Problem: In the records below, begin at the line containing "Answer: 1352041/1012 +" and end at the line containing "Answer: 133*sqrt(447)/4374 ≈ 0.64287"; quote every line in that span exactly, including both boundary lines, and no others.
------------------------------------
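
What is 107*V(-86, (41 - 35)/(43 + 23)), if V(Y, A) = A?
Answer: 107/11 ≈ 9.7273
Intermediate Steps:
107*V(-86, (41 - 35)/(43 + 23)) = 107*((41 - 35)/(43 + 23)) = 107*(6/66) = 107*(6*(1/66)) = 107*(1/11) = 107/11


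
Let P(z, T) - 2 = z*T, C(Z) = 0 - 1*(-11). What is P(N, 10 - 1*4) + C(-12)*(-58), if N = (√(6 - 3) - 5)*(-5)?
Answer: -486 - 30*√3 ≈ -537.96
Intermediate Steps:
C(Z) = 11 (C(Z) = 0 + 11 = 11)
N = 25 - 5*√3 (N = (√3 - 5)*(-5) = (-5 + √3)*(-5) = 25 - 5*√3 ≈ 16.340)
P(z, T) = 2 + T*z (P(z, T) = 2 + z*T = 2 + T*z)
P(N, 10 - 1*4) + C(-12)*(-58) = (2 + (10 - 1*4)*(25 - 5*√3)) + 11*(-58) = (2 + (10 - 4)*(25 - 5*√3)) - 638 = (2 + 6*(25 - 5*√3)) - 638 = (2 + (150 - 30*√3)) - 638 = (152 - 30*√3) - 638 = -486 - 30*√3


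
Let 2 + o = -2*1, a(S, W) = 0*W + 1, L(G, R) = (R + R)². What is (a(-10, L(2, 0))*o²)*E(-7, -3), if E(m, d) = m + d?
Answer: -160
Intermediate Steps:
L(G, R) = 4*R² (L(G, R) = (2*R)² = 4*R²)
a(S, W) = 1 (a(S, W) = 0 + 1 = 1)
o = -4 (o = -2 - 2*1 = -2 - 2 = -4)
E(m, d) = d + m
(a(-10, L(2, 0))*o²)*E(-7, -3) = (1*(-4)²)*(-3 - 7) = (1*16)*(-10) = 16*(-10) = -160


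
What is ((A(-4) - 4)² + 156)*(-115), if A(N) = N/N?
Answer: -18975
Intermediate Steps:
A(N) = 1
((A(-4) - 4)² + 156)*(-115) = ((1 - 4)² + 156)*(-115) = ((-3)² + 156)*(-115) = (9 + 156)*(-115) = 165*(-115) = -18975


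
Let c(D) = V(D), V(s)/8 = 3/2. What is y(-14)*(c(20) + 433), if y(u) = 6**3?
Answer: 96120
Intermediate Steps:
V(s) = 12 (V(s) = 8*(3/2) = 12)
c(D) = 12
y(u) = 216
y(-14)*(c(20) + 433) = 216*(12 + 433) = 216*445 = 96120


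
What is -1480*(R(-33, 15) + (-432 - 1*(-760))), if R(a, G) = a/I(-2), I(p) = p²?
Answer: -473230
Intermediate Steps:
R(a, G) = a/4 (R(a, G) = a/((-2)²) = a/4)
-1480*(R(-33, 15) + (-432 - 1*(-760))) = -1480*((¼)*(-33) + (-432 - 1*(-760))) = -1480*(-33/4 + (-432 + 760)) = -1480*(-33/4 + 328) = -1480*1279/4 = -473230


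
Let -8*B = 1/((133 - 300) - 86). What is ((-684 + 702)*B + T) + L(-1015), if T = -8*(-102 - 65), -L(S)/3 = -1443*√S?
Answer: 1352041/1012 + 4329*I*√1015 ≈ 1336.0 + 1.3792e+5*I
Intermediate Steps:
L(S) = 4329*√S (L(S) = -(-4329)*√S = 4329*√S)
B = 1/2024 (B = -1/(8*((133 - 300) - 86)) = -1/(8*(-167 - 86)) = -⅛/(-253) = -⅛*(-1/253) = 1/2024 ≈ 0.00049407)
T = 1336 (T = -8*(-167) = 1336)
((-684 + 702)*B + T) + L(-1015) = ((-684 + 702)*(1/2024) + 1336) + 4329*√(-1015) = (18*(1/2024) + 1336) + 4329*(I*√1015) = (9/1012 + 1336) + 4329*I*√1015 = 1352041/1012 + 4329*I*√1015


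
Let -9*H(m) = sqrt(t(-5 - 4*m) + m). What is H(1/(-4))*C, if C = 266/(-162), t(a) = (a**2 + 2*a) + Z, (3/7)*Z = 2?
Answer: 133*sqrt(447)/4374 ≈ 0.64287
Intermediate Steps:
Z = 14/3 (Z = (7/3)*2 = 14/3 ≈ 4.6667)
t(a) = 14/3 + a**2 + 2*a (t(a) = (a**2 + 2*a) + 14/3 = 14/3 + a**2 + 2*a)
C = -133/81 (C = 266*(-1/162) = -133/81 ≈ -1.6420)
H(m) = -sqrt(-16/3 + (-5 - 4*m)**2 - 7*m)/9 (H(m) = -sqrt((14/3 + (-5 - 4*m)**2 + 2*(-5 - 4*m)) + m)/9 = -sqrt((14/3 + (-5 - 4*m)**2 + (-10 - 8*m)) + m)/9 = -sqrt((-16/3 + (-5 - 4*m)**2 - 8*m) + m)/9 = -sqrt(-16/3 + (-5 - 4*m)**2 - 7*m)/9)
H(1/(-4))*C = -sqrt(177 + 144*(1/(-4))**2 + 297/(-4))/27*(-133/81) = -sqrt(177 + 144*(-1/4)**2 + 297*(-1/4))/27*(-133/81) = -sqrt(177 + 144*(1/16) - 297/4)/27*(-133/81) = -sqrt(177 + 9 - 297/4)/27*(-133/81) = -sqrt(447)/54*(-133/81) = 133*sqrt(447)/4374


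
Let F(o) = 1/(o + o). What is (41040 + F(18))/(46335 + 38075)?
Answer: 1477441/3038760 ≈ 0.48620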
------------------------------------
Output:
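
Answer: 1352041/1012 + 4329*I*√1015 ≈ 1336.0 + 1.3792e+5*I
Intermediate Steps:
L(S) = 4329*√S (L(S) = -(-4329)*√S = 4329*√S)
B = 1/2024 (B = -1/(8*((133 - 300) - 86)) = -1/(8*(-167 - 86)) = -⅛/(-253) = -⅛*(-1/253) = 1/2024 ≈ 0.00049407)
T = 1336 (T = -8*(-167) = 1336)
((-684 + 702)*B + T) + L(-1015) = ((-684 + 702)*(1/2024) + 1336) + 4329*√(-1015) = (18*(1/2024) + 1336) + 4329*(I*√1015) = (9/1012 + 1336) + 4329*I*√1015 = 1352041/1012 + 4329*I*√1015


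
Let -9*H(m) = sqrt(t(-5 - 4*m) + m). What is H(1/(-4))*C, if C = 266/(-162), t(a) = (a**2 + 2*a) + Z, (3/7)*Z = 2?
Answer: 133*sqrt(447)/4374 ≈ 0.64287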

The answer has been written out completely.